Items listed in a dataset:
-------------------------

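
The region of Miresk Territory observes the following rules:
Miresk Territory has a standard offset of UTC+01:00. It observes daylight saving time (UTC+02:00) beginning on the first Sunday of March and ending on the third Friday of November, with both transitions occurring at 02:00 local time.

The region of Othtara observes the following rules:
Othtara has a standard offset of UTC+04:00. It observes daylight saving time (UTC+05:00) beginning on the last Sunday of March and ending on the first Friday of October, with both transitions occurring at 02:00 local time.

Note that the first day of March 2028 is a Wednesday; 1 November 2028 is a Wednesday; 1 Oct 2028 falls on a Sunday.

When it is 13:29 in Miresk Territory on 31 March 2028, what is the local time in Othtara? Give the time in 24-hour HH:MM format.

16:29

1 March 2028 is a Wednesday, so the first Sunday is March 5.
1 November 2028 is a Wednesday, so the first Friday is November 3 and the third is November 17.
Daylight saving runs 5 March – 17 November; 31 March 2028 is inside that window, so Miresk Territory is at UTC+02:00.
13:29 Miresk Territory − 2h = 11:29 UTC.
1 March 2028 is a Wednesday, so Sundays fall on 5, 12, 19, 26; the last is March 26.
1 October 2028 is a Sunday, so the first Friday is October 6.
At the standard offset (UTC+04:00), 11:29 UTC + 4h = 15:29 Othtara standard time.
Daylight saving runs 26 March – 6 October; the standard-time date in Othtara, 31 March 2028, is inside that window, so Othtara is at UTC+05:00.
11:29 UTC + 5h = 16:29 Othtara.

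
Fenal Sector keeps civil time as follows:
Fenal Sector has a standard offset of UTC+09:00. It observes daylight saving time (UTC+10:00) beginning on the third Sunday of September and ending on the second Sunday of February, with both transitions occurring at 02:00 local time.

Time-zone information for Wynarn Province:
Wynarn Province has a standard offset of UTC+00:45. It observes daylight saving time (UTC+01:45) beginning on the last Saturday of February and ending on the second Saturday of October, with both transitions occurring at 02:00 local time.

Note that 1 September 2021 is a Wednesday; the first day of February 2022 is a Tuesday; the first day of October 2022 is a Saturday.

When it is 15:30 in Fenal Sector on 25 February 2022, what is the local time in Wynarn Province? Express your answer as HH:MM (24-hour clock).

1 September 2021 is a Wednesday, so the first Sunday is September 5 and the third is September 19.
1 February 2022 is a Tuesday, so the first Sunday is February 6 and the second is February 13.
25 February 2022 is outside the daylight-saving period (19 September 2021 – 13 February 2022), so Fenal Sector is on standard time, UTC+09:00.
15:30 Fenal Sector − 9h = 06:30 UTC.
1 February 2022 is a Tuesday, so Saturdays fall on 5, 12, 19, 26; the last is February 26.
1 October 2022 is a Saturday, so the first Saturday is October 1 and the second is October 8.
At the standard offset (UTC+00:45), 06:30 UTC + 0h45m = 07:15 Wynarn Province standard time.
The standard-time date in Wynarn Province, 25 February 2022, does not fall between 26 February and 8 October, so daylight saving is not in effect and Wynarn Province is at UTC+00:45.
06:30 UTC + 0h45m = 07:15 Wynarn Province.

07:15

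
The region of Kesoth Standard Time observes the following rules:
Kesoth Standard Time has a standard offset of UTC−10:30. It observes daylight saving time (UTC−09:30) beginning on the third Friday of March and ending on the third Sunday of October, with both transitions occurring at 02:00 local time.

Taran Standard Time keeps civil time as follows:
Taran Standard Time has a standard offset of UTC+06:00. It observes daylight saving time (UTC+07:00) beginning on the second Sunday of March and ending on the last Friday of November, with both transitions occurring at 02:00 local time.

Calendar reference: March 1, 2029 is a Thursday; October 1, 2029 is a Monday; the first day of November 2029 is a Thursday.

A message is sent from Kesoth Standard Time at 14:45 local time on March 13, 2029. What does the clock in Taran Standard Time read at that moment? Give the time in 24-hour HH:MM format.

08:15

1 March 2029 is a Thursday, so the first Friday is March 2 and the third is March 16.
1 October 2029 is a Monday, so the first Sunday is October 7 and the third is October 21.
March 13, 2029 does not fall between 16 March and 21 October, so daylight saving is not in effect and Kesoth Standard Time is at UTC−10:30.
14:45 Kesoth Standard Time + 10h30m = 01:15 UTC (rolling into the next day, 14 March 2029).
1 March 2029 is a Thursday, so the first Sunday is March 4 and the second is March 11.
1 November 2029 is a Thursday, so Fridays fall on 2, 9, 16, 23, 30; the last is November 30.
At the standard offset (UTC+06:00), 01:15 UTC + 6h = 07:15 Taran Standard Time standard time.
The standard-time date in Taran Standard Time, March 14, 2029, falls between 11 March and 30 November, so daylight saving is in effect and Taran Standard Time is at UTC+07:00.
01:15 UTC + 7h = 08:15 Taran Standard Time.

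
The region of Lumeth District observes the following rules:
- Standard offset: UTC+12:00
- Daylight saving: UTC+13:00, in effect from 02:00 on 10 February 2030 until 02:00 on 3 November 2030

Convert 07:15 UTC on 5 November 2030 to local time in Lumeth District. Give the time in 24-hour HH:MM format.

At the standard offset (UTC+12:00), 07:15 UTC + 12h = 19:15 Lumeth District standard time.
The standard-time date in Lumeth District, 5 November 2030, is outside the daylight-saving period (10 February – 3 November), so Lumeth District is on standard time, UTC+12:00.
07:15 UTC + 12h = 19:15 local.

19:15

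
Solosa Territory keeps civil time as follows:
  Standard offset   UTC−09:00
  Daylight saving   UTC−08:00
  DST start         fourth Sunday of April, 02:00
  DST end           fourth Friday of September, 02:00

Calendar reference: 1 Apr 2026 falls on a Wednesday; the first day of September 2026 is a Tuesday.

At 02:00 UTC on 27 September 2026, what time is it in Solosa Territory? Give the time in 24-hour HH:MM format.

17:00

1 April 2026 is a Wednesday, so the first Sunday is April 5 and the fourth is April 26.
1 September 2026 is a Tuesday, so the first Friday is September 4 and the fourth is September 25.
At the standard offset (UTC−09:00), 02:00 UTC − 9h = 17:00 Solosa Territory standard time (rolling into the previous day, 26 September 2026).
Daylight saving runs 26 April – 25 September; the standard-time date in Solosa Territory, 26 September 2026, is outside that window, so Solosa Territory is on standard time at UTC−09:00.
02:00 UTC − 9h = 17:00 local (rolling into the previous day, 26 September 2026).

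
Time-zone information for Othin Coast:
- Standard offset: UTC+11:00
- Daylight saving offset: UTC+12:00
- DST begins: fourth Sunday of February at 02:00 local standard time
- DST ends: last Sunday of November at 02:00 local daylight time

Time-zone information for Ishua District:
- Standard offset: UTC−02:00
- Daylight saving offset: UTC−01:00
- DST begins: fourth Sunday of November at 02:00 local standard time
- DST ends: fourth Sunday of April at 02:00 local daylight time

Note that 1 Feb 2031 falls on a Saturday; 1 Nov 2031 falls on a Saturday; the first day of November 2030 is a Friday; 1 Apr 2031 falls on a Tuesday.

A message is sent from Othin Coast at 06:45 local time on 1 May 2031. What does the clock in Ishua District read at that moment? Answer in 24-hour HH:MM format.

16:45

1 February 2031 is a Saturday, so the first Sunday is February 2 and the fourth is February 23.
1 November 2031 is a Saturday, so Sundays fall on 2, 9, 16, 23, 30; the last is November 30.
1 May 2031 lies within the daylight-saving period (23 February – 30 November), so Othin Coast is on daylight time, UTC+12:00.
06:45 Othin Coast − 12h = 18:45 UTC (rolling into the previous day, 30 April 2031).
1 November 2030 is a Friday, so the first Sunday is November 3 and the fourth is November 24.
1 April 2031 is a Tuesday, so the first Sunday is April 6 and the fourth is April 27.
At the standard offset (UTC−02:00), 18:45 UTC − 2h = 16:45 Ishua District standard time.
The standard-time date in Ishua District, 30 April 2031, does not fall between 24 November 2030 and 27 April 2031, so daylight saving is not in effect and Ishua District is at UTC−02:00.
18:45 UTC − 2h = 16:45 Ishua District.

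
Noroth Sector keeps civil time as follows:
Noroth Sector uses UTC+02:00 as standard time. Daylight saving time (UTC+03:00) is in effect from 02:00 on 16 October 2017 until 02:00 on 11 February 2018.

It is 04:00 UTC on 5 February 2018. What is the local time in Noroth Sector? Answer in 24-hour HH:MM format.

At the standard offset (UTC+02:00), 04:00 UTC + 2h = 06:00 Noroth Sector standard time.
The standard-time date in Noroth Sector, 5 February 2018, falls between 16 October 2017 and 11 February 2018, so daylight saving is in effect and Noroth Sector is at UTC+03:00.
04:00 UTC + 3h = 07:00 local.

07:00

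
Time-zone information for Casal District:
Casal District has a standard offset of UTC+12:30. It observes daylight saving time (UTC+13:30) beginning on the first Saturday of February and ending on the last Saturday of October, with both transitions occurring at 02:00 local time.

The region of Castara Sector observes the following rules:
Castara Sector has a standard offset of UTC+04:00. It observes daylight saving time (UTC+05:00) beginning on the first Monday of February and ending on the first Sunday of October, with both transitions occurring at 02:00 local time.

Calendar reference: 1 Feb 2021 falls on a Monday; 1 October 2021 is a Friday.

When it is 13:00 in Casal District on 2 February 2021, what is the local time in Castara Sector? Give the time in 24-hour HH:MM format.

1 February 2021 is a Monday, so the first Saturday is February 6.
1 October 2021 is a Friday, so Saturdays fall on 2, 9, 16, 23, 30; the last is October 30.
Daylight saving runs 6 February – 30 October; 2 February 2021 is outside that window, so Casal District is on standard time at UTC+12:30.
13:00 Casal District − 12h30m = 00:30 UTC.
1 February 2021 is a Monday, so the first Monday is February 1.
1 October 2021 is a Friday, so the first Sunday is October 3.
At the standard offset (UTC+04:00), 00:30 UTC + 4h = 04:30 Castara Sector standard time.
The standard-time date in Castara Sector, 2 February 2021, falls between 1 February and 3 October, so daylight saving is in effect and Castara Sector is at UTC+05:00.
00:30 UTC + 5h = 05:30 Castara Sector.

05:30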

-------------------------

• [WORK ORDER] Would you retype exactly the lines above, from the line with "Castara Sector has" to the line with "Calendar reference: 1 Feb", with both end lines kept and nothing more?

• [WRITTEN SOLUTION]
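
Castara Sector has a standard offset of UTC+04:00. It observes daylight saving time (UTC+05:00) beginning on the first Monday of February and ending on the first Sunday of October, with both transitions occurring at 02:00 local time.

Calendar reference: 1 Feb 2021 falls on a Monday; 1 October 2021 is a Friday.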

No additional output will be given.